**GIVEN RECORDS:**
# # # # # # #

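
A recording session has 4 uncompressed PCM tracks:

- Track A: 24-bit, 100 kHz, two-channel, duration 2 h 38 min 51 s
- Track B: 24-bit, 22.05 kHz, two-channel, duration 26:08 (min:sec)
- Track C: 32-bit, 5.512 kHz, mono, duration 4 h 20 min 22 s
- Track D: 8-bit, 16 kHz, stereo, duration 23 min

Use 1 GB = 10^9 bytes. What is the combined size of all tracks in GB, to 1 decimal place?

Track A: 2 h 38 min 51 s = 9,531 s; 100,000 × 9,531 × 3 × 2 = 5,718,600,000 bytes.
Track B: 26:08 (min:sec) = 1,568 s; 22,050 × 1,568 × 3 × 2 = 207,446,400 bytes.
Track C: 4 h 20 min 22 s = 15,622 s; 5,512 × 15,622 × 4 × 1 = 344,433,856 bytes.
Track D: 23 min = 1,380 s; 16,000 × 1,380 × 1 × 2 = 44,160,000 bytes.
Total = 6,314,640,256 bytes = 6.3 GB.

6.3 GB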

# # # # # # #

Repeat the lines above, from the one containing "- Track B: 24-bit, 22.05" to the final line, word for word and with nothing else.

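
- Track B: 24-bit, 22.05 kHz, two-channel, duration 26:08 (min:sec)
- Track C: 32-bit, 5.512 kHz, mono, duration 4 h 20 min 22 s
- Track D: 8-bit, 16 kHz, stereo, duration 23 min

Use 1 GB = 10^9 bytes. What is the combined size of all tracks in GB, to 1 decimal place?

Track A: 2 h 38 min 51 s = 9,531 s; 100,000 × 9,531 × 3 × 2 = 5,718,600,000 bytes.
Track B: 26:08 (min:sec) = 1,568 s; 22,050 × 1,568 × 3 × 2 = 207,446,400 bytes.
Track C: 4 h 20 min 22 s = 15,622 s; 5,512 × 15,622 × 4 × 1 = 344,433,856 bytes.
Track D: 23 min = 1,380 s; 16,000 × 1,380 × 1 × 2 = 44,160,000 bytes.
Total = 6,314,640,256 bytes = 6.3 GB.

6.3 GB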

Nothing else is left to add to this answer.